GIVEN RECORDS →
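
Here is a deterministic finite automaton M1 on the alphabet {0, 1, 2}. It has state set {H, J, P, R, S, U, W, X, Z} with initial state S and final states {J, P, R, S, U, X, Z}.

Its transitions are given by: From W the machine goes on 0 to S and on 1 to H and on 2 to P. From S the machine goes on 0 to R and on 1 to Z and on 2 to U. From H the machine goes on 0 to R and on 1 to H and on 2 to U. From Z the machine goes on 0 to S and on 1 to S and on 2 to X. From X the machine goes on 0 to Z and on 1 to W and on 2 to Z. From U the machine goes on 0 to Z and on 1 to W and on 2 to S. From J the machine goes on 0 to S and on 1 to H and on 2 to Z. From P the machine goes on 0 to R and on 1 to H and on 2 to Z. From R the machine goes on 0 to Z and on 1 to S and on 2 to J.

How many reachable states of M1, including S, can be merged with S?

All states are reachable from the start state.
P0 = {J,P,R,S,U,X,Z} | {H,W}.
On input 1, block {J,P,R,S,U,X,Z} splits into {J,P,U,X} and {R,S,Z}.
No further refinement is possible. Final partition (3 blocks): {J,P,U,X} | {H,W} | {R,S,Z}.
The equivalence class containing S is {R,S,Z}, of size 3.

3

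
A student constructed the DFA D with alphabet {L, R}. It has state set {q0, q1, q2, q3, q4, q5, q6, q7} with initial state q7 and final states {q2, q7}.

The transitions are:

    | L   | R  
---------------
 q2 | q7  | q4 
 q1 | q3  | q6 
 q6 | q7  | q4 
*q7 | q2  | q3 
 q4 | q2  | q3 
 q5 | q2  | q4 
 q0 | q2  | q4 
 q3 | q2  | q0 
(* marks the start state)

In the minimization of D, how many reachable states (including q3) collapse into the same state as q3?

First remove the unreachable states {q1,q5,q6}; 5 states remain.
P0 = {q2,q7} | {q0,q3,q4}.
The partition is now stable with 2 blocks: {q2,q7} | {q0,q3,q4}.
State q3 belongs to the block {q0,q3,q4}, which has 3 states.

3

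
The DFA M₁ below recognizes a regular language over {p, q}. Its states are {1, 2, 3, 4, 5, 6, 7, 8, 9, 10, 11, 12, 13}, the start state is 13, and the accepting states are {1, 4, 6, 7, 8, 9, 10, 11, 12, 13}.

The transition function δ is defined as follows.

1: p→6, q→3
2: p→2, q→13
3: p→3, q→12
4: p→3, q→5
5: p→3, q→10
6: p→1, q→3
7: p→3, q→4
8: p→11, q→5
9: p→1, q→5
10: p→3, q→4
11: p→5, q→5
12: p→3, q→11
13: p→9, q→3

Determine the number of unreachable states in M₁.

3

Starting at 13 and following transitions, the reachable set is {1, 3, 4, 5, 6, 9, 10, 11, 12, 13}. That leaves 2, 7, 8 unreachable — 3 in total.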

WHAT NEEDS TO BE DONE → Take the line holding "The DFA M₁ below" and the lines after it through the end of the entries. Retype them exactly and add nothing.

WORKED SOLUTION →
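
The DFA M₁ below recognizes a regular language over {p, q}. Its states are {1, 2, 3, 4, 5, 6, 7, 8, 9, 10, 11, 12, 13}, the start state is 13, and the accepting states are {1, 4, 6, 7, 8, 9, 10, 11, 12, 13}.

The transition function δ is defined as follows.

1: p→6, q→3
2: p→2, q→13
3: p→3, q→12
4: p→3, q→5
5: p→3, q→10
6: p→1, q→3
7: p→3, q→4
8: p→11, q→5
9: p→1, q→5
10: p→3, q→4
11: p→5, q→5
12: p→3, q→11
13: p→9, q→3

Determine the number of unreachable states in M₁.

3

Starting at 13 and following transitions, the reachable set is {1, 3, 4, 5, 6, 9, 10, 11, 12, 13}. That leaves 2, 7, 8 unreachable — 3 in total.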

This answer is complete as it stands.